Top of DATASET EXTRACT
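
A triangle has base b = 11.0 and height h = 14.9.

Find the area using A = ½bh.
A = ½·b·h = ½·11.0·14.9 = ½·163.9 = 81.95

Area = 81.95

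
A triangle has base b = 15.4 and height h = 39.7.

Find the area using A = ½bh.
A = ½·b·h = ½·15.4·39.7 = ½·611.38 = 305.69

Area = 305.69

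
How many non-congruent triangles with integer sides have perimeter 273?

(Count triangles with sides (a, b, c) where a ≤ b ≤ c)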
Bottom of DATASET EXTRACT
Top of DATASET EXTRACT
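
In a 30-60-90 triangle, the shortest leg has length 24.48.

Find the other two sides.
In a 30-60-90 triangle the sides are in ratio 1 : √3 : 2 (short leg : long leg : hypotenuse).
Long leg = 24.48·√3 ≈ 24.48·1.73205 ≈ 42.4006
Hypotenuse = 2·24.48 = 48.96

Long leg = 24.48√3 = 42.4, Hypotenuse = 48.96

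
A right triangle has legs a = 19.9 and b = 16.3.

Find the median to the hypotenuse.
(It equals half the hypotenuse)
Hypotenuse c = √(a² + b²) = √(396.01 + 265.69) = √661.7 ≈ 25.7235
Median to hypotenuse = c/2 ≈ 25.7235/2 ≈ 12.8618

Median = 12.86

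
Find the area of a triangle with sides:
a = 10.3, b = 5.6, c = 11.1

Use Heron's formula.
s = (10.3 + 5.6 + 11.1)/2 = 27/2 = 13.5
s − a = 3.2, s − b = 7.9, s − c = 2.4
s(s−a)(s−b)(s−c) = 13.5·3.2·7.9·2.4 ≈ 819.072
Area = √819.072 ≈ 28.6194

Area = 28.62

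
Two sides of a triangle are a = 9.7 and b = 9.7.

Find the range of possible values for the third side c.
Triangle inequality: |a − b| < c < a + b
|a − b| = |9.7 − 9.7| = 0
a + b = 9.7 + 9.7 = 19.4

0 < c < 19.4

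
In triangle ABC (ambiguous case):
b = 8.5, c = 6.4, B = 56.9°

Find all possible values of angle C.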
Bottom of DATASET EXTRACT
* **EXERCISE REQUIREMENTS**
Look above for the line with "How many non-congruent" and the line with "(Count triangles with". Write out those two lines and all the lines between them, exactly, and no others.

* **RESULT BELOW**
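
How many non-congruent triangles with integer sides have perimeter 273?

(Count triangles with sides (a, b, c) where a ≤ b ≤ c)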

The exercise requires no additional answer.